Search the records below for the string "trihybrid", and report each line that contains it.

- - - -

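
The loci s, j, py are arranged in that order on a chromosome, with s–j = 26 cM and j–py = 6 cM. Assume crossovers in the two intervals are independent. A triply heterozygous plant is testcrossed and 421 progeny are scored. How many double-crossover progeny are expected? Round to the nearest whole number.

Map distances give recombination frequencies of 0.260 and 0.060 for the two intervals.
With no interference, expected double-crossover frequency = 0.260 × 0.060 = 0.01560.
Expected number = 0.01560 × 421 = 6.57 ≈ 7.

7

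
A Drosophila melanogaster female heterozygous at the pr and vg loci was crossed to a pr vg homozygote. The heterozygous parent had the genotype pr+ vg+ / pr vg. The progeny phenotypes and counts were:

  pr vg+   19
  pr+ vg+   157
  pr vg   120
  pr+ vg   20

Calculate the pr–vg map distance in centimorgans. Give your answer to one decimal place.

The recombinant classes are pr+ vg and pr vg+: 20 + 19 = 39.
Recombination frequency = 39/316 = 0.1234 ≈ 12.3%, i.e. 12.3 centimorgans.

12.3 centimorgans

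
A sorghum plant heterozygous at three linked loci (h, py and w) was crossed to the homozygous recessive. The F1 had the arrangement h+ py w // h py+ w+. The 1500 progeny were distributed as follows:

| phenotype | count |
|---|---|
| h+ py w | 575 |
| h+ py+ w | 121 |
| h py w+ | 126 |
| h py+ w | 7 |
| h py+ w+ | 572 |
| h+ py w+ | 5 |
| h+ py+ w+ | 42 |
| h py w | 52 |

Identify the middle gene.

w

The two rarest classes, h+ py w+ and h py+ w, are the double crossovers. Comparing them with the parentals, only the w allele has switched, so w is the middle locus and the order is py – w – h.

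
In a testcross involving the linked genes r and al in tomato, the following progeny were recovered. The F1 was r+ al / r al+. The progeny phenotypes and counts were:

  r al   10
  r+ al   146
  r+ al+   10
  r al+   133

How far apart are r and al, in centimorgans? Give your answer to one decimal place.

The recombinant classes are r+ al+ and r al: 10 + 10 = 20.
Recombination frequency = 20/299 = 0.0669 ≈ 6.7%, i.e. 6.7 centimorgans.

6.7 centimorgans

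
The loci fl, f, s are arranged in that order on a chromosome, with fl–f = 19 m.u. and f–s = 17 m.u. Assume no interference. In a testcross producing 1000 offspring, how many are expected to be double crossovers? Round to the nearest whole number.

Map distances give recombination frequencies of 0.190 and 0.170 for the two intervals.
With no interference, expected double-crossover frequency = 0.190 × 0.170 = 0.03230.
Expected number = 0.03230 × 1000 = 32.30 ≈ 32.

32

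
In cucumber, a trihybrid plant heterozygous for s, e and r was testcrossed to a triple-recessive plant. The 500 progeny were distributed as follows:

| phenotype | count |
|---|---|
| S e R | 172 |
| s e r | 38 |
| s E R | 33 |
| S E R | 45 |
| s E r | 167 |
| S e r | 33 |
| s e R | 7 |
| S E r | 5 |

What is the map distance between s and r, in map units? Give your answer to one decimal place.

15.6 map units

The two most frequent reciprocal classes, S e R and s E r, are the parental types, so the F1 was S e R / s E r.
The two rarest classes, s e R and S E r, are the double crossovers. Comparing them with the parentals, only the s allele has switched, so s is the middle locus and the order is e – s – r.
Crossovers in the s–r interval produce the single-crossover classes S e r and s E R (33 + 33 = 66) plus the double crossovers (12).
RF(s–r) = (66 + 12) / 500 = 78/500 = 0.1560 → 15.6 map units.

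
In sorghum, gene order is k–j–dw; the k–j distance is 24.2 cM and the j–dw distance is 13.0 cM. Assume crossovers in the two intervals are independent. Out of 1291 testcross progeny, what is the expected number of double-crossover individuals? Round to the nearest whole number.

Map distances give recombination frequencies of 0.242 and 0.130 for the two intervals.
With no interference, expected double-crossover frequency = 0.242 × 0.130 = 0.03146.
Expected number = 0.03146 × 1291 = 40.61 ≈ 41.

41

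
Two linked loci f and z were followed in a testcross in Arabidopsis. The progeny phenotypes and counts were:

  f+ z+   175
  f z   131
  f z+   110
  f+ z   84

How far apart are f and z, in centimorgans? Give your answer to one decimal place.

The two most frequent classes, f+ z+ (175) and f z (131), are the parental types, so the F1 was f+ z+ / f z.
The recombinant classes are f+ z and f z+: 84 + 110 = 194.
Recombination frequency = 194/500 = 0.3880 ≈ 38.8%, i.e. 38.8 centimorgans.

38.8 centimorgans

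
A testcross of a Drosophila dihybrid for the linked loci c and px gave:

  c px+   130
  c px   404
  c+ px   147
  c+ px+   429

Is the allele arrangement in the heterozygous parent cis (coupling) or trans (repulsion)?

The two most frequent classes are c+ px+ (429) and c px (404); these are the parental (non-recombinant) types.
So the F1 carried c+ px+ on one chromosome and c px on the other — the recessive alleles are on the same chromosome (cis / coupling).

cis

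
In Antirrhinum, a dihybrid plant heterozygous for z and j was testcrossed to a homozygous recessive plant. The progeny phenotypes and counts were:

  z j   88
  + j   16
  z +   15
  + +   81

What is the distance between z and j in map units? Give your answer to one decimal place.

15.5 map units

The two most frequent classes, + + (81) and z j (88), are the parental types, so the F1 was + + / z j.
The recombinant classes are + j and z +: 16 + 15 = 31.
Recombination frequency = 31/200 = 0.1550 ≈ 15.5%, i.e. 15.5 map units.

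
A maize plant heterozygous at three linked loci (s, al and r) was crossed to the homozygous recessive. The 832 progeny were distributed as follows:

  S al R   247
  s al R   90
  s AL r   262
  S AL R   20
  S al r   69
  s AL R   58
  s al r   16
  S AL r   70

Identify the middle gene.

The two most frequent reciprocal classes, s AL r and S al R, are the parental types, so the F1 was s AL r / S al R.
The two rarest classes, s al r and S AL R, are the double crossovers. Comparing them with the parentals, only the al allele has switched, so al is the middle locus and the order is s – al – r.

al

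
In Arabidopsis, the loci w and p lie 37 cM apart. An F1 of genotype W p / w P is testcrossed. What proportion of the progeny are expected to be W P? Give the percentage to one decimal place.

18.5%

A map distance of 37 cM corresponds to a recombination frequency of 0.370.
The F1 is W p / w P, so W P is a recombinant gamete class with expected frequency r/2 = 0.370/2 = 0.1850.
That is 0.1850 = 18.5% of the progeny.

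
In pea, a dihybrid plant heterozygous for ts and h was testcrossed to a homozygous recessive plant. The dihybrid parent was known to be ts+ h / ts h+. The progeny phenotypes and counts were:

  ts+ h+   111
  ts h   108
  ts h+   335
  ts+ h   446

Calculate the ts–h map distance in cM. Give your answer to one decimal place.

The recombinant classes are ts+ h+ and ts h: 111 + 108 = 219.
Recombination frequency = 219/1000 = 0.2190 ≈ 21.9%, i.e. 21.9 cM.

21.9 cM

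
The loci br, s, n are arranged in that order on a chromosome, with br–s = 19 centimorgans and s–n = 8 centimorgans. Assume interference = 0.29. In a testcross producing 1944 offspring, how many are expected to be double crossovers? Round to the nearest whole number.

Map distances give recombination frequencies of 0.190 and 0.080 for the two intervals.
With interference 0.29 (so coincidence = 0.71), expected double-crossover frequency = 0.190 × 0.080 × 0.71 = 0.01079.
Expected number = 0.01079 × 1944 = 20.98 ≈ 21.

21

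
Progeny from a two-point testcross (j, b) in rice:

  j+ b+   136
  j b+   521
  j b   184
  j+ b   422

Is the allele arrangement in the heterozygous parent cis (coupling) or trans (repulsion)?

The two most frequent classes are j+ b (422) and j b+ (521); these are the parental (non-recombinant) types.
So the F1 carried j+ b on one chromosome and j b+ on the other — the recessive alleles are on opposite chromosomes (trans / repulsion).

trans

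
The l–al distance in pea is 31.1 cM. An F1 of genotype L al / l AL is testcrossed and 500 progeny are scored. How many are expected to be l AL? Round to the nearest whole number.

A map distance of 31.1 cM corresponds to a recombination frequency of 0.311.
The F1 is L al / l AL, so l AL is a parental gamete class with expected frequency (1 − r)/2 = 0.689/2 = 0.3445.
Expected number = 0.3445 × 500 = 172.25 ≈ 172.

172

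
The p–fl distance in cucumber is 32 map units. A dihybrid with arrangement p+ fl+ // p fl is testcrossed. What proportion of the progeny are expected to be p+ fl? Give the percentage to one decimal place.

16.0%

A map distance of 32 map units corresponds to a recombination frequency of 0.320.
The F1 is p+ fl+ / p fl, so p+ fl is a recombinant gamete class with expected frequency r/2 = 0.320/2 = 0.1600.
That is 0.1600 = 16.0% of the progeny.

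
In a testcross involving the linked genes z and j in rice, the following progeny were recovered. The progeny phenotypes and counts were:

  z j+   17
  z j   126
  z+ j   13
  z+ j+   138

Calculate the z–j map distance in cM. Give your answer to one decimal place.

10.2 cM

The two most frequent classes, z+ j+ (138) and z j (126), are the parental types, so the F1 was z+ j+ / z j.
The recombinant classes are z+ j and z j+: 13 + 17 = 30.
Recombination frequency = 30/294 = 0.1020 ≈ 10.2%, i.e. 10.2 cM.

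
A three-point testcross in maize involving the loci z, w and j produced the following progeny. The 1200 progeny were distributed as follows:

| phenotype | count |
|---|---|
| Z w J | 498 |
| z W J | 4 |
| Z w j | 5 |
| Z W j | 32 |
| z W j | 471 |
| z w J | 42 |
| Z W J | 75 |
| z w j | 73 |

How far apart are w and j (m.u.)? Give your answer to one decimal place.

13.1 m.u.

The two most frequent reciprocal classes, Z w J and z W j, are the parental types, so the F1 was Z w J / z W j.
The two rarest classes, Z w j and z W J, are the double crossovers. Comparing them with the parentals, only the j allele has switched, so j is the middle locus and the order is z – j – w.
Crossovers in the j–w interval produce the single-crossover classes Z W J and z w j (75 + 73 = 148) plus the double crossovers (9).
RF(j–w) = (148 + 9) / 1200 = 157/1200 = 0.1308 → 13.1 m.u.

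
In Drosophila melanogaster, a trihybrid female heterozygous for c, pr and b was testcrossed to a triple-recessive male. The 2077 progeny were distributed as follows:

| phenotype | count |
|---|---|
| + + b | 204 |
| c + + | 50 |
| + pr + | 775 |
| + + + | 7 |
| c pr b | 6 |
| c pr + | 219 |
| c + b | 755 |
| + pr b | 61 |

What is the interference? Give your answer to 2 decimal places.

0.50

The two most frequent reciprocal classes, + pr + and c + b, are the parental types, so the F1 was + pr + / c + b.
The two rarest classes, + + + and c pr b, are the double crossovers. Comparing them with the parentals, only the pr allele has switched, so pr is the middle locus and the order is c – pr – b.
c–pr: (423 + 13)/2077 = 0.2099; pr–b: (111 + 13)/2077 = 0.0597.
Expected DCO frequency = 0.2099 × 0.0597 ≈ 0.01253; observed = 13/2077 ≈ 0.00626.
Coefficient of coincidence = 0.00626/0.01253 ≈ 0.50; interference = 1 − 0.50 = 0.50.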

- - - -

SOLUTION FOR THIS EXERCISE:
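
In cucumber, a trihybrid plant heterozygous for s, e and r was testcrossed to a triple-recessive plant. The 500 progeny were distributed as follows:
In Drosophila melanogaster, a trihybrid female heterozygous for c, pr and b was testcrossed to a triple-recessive male. The 2077 progeny were distributed as follows: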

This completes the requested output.